▶ Work task:
Please quote only the lines that start at the one with "g'(-0.88) = 0.56" and go on to the last line of the data, both ends kept.

[Recorded data — start]

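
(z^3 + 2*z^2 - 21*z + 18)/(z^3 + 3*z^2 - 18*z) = (z - 1)/z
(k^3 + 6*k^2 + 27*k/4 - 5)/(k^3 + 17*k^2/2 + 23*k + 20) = (k - 1/2)/(k + 2)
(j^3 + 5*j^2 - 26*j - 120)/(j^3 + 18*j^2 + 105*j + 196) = (j^2 + j - 30)/(j^2 + 14*j + 49)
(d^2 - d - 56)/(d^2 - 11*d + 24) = (d + 7)/(d - 3)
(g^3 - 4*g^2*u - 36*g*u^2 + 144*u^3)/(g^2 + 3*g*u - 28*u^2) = (g^2 - 36*u^2)/(g + 7*u)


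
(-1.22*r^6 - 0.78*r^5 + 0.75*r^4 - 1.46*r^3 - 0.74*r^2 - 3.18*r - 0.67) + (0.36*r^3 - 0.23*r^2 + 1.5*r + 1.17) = -1.22*r^6 - 0.78*r^5 + 0.75*r^4 - 1.1*r^3 - 0.97*r^2 - 1.68*r + 0.5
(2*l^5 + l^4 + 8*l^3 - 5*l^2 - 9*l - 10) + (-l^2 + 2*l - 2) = 2*l^5 + l^4 + 8*l^3 - 6*l^2 - 7*l - 12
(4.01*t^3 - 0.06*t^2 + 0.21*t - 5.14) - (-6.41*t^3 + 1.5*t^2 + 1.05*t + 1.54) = 10.42*t^3 - 1.56*t^2 - 0.84*t - 6.68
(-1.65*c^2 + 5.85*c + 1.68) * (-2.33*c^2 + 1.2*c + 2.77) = 3.8445*c^4 - 15.6105*c^3 - 1.4649*c^2 + 18.2205*c + 4.6536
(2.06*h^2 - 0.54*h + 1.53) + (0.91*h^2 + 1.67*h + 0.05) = 2.97*h^2 + 1.13*h + 1.58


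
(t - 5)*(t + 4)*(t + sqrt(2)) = t^3 - t^2 + sqrt(2)*t^2 - 20*t - sqrt(2)*t - 20*sqrt(2)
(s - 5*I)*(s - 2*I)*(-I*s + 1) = -I*s^3 - 6*s^2 + 3*I*s - 10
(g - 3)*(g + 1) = g^2 - 2*g - 3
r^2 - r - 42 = (r - 7)*(r + 6)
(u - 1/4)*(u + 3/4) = u^2 + u/2 - 3/16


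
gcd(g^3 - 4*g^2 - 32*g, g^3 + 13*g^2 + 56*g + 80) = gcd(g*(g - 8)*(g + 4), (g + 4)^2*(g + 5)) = g + 4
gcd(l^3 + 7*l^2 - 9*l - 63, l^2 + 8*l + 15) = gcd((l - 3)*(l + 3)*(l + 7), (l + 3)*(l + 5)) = l + 3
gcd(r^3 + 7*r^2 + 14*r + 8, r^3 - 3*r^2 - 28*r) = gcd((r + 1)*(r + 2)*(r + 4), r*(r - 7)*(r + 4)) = r + 4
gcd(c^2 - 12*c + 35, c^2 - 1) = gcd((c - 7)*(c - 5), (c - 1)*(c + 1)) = 1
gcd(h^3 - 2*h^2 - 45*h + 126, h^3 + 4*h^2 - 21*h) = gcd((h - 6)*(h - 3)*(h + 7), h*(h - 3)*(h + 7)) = h^2 + 4*h - 21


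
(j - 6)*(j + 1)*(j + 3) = j^3 - 2*j^2 - 21*j - 18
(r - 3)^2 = r^2 - 6*r + 9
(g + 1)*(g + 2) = g^2 + 3*g + 2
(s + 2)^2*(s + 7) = s^3 + 11*s^2 + 32*s + 28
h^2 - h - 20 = (h - 5)*(h + 4)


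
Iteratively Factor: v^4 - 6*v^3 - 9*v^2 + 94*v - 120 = (v - 3)*(v^3 - 3*v^2 - 18*v + 40) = (v - 5)*(v - 3)*(v^2 + 2*v - 8) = (v - 5)*(v - 3)*(v + 4)*(v - 2)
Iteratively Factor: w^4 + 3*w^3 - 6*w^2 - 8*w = (w + 1)*(w^3 + 2*w^2 - 8*w) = (w - 2)*(w + 1)*(w^2 + 4*w) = w*(w - 2)*(w + 1)*(w + 4)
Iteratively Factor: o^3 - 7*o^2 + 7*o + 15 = (o - 5)*(o^2 - 2*o - 3) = (o - 5)*(o - 3)*(o + 1)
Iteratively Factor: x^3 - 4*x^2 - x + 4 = (x + 1)*(x^2 - 5*x + 4) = (x - 4)*(x + 1)*(x - 1)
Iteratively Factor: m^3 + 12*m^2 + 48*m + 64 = (m + 4)*(m^2 + 8*m + 16) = (m + 4)^2*(m + 4)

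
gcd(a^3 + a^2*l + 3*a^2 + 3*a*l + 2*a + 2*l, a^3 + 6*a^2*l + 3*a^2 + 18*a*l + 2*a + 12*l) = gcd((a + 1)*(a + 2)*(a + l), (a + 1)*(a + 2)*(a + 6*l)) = a^2 + 3*a + 2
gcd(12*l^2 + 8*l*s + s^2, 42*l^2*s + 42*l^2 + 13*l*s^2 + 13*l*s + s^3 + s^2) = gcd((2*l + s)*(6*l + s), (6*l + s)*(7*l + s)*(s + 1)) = 6*l + s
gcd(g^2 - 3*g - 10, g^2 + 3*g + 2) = g + 2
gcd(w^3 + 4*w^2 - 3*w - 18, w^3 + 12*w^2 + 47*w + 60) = w + 3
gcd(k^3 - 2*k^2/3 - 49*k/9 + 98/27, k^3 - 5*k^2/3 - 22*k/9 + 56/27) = k^2 - 3*k + 14/9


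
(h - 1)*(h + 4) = h^2 + 3*h - 4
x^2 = x^2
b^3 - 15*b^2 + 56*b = b*(b - 8)*(b - 7)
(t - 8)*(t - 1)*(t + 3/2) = t^3 - 15*t^2/2 - 11*t/2 + 12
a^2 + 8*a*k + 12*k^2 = (a + 2*k)*(a + 6*k)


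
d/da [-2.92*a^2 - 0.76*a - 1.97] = -5.84*a - 0.76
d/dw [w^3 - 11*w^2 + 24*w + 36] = 3*w^2 - 22*w + 24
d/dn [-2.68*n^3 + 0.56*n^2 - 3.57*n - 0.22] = -8.04*n^2 + 1.12*n - 3.57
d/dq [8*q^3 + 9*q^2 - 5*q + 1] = 24*q^2 + 18*q - 5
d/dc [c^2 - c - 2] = 2*c - 1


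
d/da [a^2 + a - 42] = 2*a + 1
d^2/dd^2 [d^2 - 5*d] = 2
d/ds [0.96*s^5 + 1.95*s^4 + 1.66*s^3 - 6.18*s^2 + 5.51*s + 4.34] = 4.8*s^4 + 7.8*s^3 + 4.98*s^2 - 12.36*s + 5.51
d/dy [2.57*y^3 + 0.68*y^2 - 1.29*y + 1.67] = 7.71*y^2 + 1.36*y - 1.29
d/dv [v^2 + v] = 2*v + 1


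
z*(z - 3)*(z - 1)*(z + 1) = z^4 - 3*z^3 - z^2 + 3*z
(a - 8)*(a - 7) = a^2 - 15*a + 56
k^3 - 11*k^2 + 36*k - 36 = (k - 6)*(k - 3)*(k - 2)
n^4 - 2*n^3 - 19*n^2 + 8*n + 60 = (n - 5)*(n - 2)*(n + 2)*(n + 3)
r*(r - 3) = r^2 - 3*r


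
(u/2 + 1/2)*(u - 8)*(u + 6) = u^3/2 - u^2/2 - 25*u - 24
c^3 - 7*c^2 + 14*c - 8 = (c - 4)*(c - 2)*(c - 1)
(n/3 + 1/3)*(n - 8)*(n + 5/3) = n^3/3 - 16*n^2/9 - 59*n/9 - 40/9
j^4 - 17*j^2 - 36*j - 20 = (j - 5)*(j + 1)*(j + 2)^2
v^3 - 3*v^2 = v^2*(v - 3)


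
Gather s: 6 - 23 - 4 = -21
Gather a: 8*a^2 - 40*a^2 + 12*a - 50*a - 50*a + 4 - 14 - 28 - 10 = -32*a^2 - 88*a - 48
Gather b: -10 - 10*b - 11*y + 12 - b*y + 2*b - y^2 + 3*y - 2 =b*(-y - 8) - y^2 - 8*y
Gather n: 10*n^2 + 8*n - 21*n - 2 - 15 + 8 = 10*n^2 - 13*n - 9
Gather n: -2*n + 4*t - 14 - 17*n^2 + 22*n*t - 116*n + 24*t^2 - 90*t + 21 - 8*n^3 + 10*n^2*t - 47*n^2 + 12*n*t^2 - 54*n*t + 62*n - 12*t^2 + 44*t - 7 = -8*n^3 + n^2*(10*t - 64) + n*(12*t^2 - 32*t - 56) + 12*t^2 - 42*t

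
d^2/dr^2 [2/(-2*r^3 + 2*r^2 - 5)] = 8*(-2*r^2*(3*r - 2)^2 + (3*r - 1)*(2*r^3 - 2*r^2 + 5))/(2*r^3 - 2*r^2 + 5)^3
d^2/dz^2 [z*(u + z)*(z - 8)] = 2*u + 6*z - 16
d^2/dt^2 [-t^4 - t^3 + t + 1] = 6*t*(-2*t - 1)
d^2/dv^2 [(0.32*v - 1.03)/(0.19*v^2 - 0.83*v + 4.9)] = ((0.9226 - 0.3648*v)*(0.19*v^2 - 0.83*v + 4.9) + (0.32*v - 1.03)*(0.38*v - 0.83)*(0.76*v - 1.66))/(0.19*v^2 - 0.83*v + 4.9)^3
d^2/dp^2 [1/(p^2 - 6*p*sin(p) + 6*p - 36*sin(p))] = 2*((p^2 - 6*p*sin(p) + 6*p - 36*sin(p))*(-3*p*sin(p) - 18*sin(p) + 6*cos(p) - 1) + 4*(3*p*cos(p) - p + 3*sin(p) + 18*cos(p) - 3)^2)/((p + 6)^3*(p - 6*sin(p))^3)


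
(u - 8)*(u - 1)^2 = u^3 - 10*u^2 + 17*u - 8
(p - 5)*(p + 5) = p^2 - 25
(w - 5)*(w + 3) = w^2 - 2*w - 15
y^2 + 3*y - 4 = (y - 1)*(y + 4)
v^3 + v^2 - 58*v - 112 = (v - 8)*(v + 2)*(v + 7)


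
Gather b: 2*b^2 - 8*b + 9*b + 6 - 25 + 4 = 2*b^2 + b - 15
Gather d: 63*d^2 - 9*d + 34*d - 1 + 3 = 63*d^2 + 25*d + 2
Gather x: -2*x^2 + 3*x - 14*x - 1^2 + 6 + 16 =-2*x^2 - 11*x + 21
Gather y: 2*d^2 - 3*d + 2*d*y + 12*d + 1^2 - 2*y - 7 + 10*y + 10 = 2*d^2 + 9*d + y*(2*d + 8) + 4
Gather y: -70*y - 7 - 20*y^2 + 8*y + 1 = -20*y^2 - 62*y - 6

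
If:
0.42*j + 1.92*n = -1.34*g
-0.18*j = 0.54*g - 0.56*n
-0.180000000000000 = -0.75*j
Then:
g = -0.08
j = 0.24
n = 0.00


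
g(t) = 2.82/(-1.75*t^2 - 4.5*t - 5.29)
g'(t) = 2.82*(3.5*t + 4.5)/(-1.75*t^2 - 4.5*t - 5.29)^2 = (9.87*t + 12.69)/(1.75*t^2 + 4.5*t + 5.29)^2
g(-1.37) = -1.17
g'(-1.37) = -0.14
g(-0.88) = -1.05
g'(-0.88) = 0.56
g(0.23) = -0.44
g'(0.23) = 0.36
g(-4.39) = -0.15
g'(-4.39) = -0.08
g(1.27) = -0.20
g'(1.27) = 0.13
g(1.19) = -0.21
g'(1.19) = 0.14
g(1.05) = -0.24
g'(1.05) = 0.16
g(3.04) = -0.08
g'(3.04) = 0.03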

[Recorded data — finish]

▶ Written response:
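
g'(-0.88) = 0.56
g(0.23) = -0.44
g'(0.23) = 0.36
g(-4.39) = -0.15
g'(-4.39) = -0.08
g(1.27) = -0.20
g'(1.27) = 0.13
g(1.19) = -0.21
g'(1.19) = 0.14
g(1.05) = -0.24
g'(1.05) = 0.16
g(3.04) = -0.08
g'(3.04) = 0.03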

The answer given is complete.